» WORK REQUIRED:
Using the listing that follows, return every line with the word "Derivative".

» RECORDS TO USE:
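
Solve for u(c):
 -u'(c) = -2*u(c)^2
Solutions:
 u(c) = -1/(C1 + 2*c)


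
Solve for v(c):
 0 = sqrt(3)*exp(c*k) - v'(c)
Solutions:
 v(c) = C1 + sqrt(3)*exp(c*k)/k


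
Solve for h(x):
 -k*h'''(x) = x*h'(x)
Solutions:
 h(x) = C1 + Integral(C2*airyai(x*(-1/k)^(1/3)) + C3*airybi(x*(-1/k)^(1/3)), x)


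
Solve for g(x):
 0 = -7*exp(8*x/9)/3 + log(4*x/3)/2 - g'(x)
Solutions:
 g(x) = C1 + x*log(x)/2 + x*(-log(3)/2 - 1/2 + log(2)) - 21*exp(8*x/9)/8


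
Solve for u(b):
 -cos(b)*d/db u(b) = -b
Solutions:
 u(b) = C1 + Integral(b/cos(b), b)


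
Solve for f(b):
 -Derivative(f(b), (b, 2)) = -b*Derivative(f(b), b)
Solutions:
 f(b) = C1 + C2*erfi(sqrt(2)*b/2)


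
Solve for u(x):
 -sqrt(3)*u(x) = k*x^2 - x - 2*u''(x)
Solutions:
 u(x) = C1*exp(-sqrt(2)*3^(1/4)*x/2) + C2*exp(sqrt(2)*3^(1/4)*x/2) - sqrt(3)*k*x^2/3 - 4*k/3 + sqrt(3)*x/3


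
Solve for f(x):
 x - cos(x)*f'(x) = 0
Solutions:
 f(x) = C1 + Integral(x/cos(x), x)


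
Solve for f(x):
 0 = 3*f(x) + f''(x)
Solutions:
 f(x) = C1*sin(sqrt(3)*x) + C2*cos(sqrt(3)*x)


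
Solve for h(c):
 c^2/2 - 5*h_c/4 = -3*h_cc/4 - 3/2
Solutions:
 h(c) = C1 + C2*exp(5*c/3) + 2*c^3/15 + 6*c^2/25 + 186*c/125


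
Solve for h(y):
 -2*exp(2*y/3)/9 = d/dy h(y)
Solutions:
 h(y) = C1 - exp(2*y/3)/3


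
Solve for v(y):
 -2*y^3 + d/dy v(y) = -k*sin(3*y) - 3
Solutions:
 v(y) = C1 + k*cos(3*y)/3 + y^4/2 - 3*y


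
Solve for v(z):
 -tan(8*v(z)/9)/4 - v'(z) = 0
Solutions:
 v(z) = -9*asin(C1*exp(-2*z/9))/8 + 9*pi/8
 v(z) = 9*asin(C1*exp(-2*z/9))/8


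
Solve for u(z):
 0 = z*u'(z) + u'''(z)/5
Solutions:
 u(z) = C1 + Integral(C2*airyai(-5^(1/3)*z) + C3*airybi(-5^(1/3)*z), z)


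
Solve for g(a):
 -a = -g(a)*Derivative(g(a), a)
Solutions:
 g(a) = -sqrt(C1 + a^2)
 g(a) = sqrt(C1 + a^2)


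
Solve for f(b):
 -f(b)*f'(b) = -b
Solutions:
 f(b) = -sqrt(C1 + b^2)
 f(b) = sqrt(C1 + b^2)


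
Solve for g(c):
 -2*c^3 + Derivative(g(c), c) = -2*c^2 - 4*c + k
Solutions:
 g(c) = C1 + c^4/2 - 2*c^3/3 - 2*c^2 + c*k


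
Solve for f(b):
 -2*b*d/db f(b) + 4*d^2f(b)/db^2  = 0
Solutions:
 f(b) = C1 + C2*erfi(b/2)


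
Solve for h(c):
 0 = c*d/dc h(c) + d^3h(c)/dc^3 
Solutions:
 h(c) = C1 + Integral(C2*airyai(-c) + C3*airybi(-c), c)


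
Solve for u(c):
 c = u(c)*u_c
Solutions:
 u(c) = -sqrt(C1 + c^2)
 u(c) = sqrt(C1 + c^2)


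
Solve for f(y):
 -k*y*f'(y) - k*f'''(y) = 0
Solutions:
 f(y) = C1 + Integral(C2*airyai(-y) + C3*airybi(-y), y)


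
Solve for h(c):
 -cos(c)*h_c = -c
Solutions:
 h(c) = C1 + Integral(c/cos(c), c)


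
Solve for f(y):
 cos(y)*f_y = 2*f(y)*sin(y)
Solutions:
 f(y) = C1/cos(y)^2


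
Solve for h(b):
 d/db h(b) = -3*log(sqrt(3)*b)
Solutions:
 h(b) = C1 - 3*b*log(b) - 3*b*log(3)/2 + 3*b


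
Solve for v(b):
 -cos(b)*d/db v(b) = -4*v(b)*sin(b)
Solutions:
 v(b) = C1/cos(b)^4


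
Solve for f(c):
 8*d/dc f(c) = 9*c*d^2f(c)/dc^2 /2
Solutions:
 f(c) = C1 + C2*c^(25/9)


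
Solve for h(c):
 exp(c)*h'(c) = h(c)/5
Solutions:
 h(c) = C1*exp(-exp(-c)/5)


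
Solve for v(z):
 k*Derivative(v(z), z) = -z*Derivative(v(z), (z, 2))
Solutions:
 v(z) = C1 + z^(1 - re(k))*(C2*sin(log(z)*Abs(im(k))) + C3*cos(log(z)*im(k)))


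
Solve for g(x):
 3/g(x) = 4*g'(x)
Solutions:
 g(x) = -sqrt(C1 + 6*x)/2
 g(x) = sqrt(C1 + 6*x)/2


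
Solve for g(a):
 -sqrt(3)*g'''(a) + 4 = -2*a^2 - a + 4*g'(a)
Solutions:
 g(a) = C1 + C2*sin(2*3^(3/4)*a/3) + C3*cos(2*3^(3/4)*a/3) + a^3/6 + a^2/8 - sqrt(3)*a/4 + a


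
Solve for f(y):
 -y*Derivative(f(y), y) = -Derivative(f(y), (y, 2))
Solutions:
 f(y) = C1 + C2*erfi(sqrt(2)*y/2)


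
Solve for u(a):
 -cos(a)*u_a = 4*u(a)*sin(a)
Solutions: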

--

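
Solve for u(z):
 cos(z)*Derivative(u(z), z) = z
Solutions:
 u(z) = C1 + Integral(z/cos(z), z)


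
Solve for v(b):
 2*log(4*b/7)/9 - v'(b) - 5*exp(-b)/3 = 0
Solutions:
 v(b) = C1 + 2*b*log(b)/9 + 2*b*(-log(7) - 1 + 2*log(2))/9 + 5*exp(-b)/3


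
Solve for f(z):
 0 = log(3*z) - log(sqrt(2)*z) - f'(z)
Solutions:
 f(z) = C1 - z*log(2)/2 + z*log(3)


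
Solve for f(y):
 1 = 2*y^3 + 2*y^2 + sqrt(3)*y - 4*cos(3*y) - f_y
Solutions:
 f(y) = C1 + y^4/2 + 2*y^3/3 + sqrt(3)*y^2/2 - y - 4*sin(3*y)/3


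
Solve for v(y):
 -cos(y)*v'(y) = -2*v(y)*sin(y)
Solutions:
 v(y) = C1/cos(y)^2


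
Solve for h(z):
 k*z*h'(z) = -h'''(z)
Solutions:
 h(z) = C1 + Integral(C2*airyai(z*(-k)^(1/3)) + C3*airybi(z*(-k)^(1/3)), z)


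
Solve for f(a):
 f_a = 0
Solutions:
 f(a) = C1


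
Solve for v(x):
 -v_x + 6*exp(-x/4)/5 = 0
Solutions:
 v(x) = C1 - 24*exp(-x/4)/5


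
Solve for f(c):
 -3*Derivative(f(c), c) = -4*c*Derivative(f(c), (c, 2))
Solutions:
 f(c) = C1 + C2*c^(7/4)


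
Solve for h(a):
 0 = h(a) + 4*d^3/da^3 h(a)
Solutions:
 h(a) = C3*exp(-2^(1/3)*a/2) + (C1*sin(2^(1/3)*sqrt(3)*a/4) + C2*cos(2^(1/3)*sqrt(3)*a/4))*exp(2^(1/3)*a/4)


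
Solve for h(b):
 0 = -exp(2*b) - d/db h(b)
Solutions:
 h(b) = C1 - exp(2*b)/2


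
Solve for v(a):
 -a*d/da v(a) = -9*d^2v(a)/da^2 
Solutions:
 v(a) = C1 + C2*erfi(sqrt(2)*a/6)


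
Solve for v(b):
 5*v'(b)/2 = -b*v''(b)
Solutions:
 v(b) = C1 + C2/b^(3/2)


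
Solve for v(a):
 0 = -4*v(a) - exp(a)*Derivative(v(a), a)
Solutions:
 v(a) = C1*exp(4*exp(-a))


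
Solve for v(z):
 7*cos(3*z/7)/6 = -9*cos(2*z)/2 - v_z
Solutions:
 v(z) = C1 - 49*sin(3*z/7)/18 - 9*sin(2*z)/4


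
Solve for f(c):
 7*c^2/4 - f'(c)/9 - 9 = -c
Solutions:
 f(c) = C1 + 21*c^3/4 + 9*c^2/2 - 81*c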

» WORKED SOLUTION:
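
 -Derivative(f(b), (b, 2)) = -b*Derivative(f(b), b)
 -a = -g(a)*Derivative(g(a), a)
 -2*c^3 + Derivative(g(c), c) = -2*c^2 - 4*c + k
 k*Derivative(v(z), z) = -z*Derivative(v(z), (z, 2))
 -y*Derivative(f(y), y) = -Derivative(f(y), (y, 2))
 cos(z)*Derivative(u(z), z) = z
 -3*Derivative(f(c), c) = -4*c*Derivative(f(c), (c, 2))
 0 = -4*v(a) - exp(a)*Derivative(v(a), a)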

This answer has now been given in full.